**Exercise requirements:** Repeat the records word for word.

**The records:**

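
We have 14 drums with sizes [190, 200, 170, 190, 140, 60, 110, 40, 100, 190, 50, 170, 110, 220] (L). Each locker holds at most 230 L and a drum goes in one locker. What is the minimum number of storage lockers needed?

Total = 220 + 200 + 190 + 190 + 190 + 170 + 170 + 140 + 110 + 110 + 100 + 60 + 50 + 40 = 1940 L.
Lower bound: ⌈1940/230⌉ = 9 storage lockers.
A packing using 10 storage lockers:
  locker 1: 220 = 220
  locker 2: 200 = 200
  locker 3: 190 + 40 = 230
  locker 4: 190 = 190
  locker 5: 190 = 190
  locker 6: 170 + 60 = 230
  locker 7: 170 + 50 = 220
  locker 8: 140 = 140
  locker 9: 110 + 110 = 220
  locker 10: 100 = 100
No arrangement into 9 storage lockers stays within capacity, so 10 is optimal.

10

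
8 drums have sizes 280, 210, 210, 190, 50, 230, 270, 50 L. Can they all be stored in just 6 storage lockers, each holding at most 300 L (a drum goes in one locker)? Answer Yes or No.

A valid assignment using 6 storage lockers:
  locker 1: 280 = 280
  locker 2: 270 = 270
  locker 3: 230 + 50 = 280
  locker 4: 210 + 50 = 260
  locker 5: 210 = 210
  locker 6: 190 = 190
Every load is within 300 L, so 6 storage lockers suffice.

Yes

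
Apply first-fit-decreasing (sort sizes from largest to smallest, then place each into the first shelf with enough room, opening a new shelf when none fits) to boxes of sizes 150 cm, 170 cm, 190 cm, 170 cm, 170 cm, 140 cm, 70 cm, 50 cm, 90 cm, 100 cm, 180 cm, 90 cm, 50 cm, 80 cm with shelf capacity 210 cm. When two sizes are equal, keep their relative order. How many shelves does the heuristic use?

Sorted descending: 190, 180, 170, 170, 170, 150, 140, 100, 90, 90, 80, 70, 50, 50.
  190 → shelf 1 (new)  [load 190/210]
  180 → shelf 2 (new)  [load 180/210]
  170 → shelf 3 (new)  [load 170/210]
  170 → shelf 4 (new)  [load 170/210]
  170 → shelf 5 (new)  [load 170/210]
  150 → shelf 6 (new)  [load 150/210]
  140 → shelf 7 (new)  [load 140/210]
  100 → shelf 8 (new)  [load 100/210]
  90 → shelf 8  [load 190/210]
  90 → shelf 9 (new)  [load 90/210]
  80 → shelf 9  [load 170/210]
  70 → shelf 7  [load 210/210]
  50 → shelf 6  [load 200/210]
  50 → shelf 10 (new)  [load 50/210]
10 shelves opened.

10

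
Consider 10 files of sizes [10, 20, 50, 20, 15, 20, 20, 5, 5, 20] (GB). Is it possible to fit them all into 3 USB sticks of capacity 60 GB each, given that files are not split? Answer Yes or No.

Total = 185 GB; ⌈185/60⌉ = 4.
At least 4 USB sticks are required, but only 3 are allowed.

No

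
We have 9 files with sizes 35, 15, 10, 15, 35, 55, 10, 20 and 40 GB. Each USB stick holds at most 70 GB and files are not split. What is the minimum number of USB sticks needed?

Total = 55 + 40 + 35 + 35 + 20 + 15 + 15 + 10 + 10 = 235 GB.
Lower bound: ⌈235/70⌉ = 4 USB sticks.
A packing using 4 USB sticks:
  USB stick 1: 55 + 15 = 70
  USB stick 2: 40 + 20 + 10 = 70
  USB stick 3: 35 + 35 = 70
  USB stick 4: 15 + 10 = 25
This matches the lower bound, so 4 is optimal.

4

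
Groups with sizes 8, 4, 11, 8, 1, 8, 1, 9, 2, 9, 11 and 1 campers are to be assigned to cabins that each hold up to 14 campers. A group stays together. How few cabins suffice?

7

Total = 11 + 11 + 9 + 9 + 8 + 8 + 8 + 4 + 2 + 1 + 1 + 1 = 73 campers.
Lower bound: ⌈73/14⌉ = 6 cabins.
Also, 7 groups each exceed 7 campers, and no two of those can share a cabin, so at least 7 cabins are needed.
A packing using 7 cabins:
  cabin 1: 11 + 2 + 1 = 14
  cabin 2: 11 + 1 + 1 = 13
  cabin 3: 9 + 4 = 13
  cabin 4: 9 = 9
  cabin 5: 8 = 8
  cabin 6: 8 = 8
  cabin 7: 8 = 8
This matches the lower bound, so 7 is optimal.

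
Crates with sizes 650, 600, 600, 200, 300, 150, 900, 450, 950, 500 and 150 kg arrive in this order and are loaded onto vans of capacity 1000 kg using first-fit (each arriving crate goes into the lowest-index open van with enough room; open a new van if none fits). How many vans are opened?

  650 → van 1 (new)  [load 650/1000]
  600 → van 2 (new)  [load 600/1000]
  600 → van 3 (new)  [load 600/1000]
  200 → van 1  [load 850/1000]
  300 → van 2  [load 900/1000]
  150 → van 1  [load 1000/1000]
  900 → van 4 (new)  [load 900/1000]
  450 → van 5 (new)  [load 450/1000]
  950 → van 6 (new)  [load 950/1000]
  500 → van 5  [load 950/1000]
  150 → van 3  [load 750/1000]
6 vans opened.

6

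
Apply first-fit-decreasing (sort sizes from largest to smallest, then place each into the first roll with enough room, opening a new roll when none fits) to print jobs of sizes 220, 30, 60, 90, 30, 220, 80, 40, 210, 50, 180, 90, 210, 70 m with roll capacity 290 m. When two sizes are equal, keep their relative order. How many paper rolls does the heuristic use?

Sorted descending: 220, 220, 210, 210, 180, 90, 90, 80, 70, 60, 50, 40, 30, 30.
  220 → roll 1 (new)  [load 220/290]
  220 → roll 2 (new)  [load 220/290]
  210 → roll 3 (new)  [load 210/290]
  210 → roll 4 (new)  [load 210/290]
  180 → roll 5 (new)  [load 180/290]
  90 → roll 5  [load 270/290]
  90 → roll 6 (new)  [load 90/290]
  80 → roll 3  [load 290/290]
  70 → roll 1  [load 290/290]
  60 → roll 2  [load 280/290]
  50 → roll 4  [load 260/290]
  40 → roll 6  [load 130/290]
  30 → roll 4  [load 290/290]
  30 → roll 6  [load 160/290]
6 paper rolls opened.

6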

**Output of the exercise:**
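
We have 14 drums with sizes [190, 200, 170, 190, 140, 60, 110, 40, 100, 190, 50, 170, 110, 220] (L). Each locker holds at most 230 L and a drum goes in one locker. What is the minimum number of storage lockers needed?

Total = 220 + 200 + 190 + 190 + 190 + 170 + 170 + 140 + 110 + 110 + 100 + 60 + 50 + 40 = 1940 L.
Lower bound: ⌈1940/230⌉ = 9 storage lockers.
A packing using 10 storage lockers:
  locker 1: 220 = 220
  locker 2: 200 = 200
  locker 3: 190 + 40 = 230
  locker 4: 190 = 190
  locker 5: 190 = 190
  locker 6: 170 + 60 = 230
  locker 7: 170 + 50 = 220
  locker 8: 140 = 140
  locker 9: 110 + 110 = 220
  locker 10: 100 = 100
No arrangement into 9 storage lockers stays within capacity, so 10 is optimal.

10

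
8 drums have sizes 280, 210, 210, 190, 50, 230, 270, 50 L. Can they all be stored in just 6 storage lockers, each holding at most 300 L (a drum goes in one locker)? Answer Yes or No.

A valid assignment using 6 storage lockers:
  locker 1: 280 = 280
  locker 2: 270 = 270
  locker 3: 230 + 50 = 280
  locker 4: 210 + 50 = 260
  locker 5: 210 = 210
  locker 6: 190 = 190
Every load is within 300 L, so 6 storage lockers suffice.

Yes

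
Apply first-fit-decreasing (sort sizes from largest to smallest, then place each into the first shelf with enough room, opening a new shelf when none fits) to boxes of sizes 150 cm, 170 cm, 190 cm, 170 cm, 170 cm, 140 cm, 70 cm, 50 cm, 90 cm, 100 cm, 180 cm, 90 cm, 50 cm, 80 cm with shelf capacity 210 cm. When two sizes are equal, keep their relative order. How many shelves does the heuristic use?

Sorted descending: 190, 180, 170, 170, 170, 150, 140, 100, 90, 90, 80, 70, 50, 50.
  190 → shelf 1 (new)  [load 190/210]
  180 → shelf 2 (new)  [load 180/210]
  170 → shelf 3 (new)  [load 170/210]
  170 → shelf 4 (new)  [load 170/210]
  170 → shelf 5 (new)  [load 170/210]
  150 → shelf 6 (new)  [load 150/210]
  140 → shelf 7 (new)  [load 140/210]
  100 → shelf 8 (new)  [load 100/210]
  90 → shelf 8  [load 190/210]
  90 → shelf 9 (new)  [load 90/210]
  80 → shelf 9  [load 170/210]
  70 → shelf 7  [load 210/210]
  50 → shelf 6  [load 200/210]
  50 → shelf 10 (new)  [load 50/210]
10 shelves opened.

10

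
Consider 10 files of sizes [10, 20, 50, 20, 15, 20, 20, 5, 5, 20] (GB). Is it possible to fit them all into 3 USB sticks of capacity 60 GB each, given that files are not split? Answer Yes or No.

Total = 185 GB; ⌈185/60⌉ = 4.
At least 4 USB sticks are required, but only 3 are allowed.

No

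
We have 9 files with sizes 35, 15, 10, 15, 35, 55, 10, 20 and 40 GB. Each USB stick holds at most 70 GB and files are not split. What is the minimum number of USB sticks needed?

Total = 55 + 40 + 35 + 35 + 20 + 15 + 15 + 10 + 10 = 235 GB.
Lower bound: ⌈235/70⌉ = 4 USB sticks.
A packing using 4 USB sticks:
  USB stick 1: 55 + 15 = 70
  USB stick 2: 40 + 20 + 10 = 70
  USB stick 3: 35 + 35 = 70
  USB stick 4: 15 + 10 = 25
This matches the lower bound, so 4 is optimal.

4

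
Groups with sizes 8, 4, 11, 8, 1, 8, 1, 9, 2, 9, 11 and 1 campers are to be assigned to cabins that each hold up to 14 campers. A group stays together. How few cabins suffice?

7

Total = 11 + 11 + 9 + 9 + 8 + 8 + 8 + 4 + 2 + 1 + 1 + 1 = 73 campers.
Lower bound: ⌈73/14⌉ = 6 cabins.
Also, 7 groups each exceed 7 campers, and no two of those can share a cabin, so at least 7 cabins are needed.
A packing using 7 cabins:
  cabin 1: 11 + 2 + 1 = 14
  cabin 2: 11 + 1 + 1 = 13
  cabin 3: 9 + 4 = 13
  cabin 4: 9 = 9
  cabin 5: 8 = 8
  cabin 6: 8 = 8
  cabin 7: 8 = 8
This matches the lower bound, so 7 is optimal.

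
Crates with sizes 650, 600, 600, 200, 300, 150, 900, 450, 950, 500 and 150 kg arrive in this order and are loaded onto vans of capacity 1000 kg using first-fit (each arriving crate goes into the lowest-index open van with enough room; open a new van if none fits). How many vans are opened?

  650 → van 1 (new)  [load 650/1000]
  600 → van 2 (new)  [load 600/1000]
  600 → van 3 (new)  [load 600/1000]
  200 → van 1  [load 850/1000]
  300 → van 2  [load 900/1000]
  150 → van 1  [load 1000/1000]
  900 → van 4 (new)  [load 900/1000]
  450 → van 5 (new)  [load 450/1000]
  950 → van 6 (new)  [load 950/1000]
  500 → van 5  [load 950/1000]
  150 → van 3  [load 750/1000]
6 vans opened.

6

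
Apply first-fit-decreasing (sort sizes from largest to smallest, then place each into the first roll with enough room, opening a new roll when none fits) to print jobs of sizes 220, 30, 60, 90, 30, 220, 80, 40, 210, 50, 180, 90, 210, 70 m with roll capacity 290 m. When two sizes are equal, keep their relative order. How many paper rolls does the heuristic use?

Sorted descending: 220, 220, 210, 210, 180, 90, 90, 80, 70, 60, 50, 40, 30, 30.
  220 → roll 1 (new)  [load 220/290]
  220 → roll 2 (new)  [load 220/290]
  210 → roll 3 (new)  [load 210/290]
  210 → roll 4 (new)  [load 210/290]
  180 → roll 5 (new)  [load 180/290]
  90 → roll 5  [load 270/290]
  90 → roll 6 (new)  [load 90/290]
  80 → roll 3  [load 290/290]
  70 → roll 1  [load 290/290]
  60 → roll 2  [load 280/290]
  50 → roll 4  [load 260/290]
  40 → roll 6  [load 130/290]
  30 → roll 4  [load 290/290]
  30 → roll 6  [load 160/290]
6 paper rolls opened.

6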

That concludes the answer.